__Items listed in a dataset__.
»»

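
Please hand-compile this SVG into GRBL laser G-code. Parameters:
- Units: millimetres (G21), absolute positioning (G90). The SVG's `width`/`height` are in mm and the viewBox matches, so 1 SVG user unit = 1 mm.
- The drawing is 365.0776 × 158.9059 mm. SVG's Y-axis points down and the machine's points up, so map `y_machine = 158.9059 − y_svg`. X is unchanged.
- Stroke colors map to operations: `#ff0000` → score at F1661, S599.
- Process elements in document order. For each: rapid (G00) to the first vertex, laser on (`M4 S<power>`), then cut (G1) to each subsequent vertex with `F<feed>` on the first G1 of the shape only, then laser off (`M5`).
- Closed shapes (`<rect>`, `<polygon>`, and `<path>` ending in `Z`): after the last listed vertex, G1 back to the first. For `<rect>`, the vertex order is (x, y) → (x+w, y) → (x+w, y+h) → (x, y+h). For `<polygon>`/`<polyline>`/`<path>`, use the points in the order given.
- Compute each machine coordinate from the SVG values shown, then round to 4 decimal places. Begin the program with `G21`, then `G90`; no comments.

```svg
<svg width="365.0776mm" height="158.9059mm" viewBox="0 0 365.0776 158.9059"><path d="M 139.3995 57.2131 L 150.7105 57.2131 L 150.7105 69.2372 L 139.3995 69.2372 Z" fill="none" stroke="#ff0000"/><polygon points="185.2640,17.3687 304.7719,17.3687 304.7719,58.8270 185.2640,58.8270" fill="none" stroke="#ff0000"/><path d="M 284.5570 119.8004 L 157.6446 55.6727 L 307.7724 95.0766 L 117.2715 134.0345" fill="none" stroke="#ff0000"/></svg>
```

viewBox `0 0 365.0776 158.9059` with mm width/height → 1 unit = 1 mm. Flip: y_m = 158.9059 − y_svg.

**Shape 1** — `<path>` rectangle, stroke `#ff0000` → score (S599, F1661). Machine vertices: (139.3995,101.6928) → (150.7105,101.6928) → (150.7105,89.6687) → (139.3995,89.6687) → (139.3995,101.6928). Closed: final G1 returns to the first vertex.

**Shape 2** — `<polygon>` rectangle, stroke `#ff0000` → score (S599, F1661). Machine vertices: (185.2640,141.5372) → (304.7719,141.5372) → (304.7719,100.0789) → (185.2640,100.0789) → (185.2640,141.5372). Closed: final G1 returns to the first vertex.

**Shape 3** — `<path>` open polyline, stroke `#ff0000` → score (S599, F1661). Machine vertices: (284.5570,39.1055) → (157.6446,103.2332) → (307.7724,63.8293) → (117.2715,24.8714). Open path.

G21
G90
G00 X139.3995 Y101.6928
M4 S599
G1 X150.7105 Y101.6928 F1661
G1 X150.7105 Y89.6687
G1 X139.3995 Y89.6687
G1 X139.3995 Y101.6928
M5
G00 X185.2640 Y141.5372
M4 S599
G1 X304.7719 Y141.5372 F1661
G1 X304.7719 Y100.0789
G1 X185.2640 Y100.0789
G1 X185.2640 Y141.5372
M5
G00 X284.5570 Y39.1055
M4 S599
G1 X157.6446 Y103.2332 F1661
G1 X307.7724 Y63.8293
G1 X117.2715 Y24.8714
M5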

««
»»

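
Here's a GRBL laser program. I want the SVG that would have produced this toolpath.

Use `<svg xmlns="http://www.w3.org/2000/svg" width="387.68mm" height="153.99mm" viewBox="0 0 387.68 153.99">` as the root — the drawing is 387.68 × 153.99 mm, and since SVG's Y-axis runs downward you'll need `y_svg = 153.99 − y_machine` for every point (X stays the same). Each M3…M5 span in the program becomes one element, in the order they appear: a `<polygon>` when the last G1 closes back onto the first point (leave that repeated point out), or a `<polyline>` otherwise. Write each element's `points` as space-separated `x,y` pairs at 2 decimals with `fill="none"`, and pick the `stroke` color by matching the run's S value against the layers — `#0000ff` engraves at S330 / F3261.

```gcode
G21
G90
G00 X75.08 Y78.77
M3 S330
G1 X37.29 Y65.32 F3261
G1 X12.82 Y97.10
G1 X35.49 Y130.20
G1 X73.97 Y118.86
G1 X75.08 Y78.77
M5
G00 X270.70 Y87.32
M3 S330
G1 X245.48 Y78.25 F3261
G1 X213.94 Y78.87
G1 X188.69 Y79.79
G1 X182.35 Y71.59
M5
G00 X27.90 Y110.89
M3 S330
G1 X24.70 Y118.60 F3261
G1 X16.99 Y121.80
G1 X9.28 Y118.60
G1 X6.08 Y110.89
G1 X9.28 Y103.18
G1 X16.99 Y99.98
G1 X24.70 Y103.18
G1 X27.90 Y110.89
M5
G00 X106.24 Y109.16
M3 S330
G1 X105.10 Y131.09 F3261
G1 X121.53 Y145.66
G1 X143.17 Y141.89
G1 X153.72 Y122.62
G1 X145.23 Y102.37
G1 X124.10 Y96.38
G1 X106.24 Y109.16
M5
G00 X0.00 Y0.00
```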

««

__About this exercise__. Copy whichever lines of the records above contain the word "then".

__Your response__.
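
- Process elements in document order. For each: rapid (G00) to the first vertex, laser on (`M4 S<power>`), then cut (G1) to each subsequent vertex with `F<feed>` on the first G1 of the shape only, then laser off (`M5`).
- Compute each machine coordinate from the SVG values shown, then round to 4 decimal places. Begin the program with `G21`, then `G90`; no comments.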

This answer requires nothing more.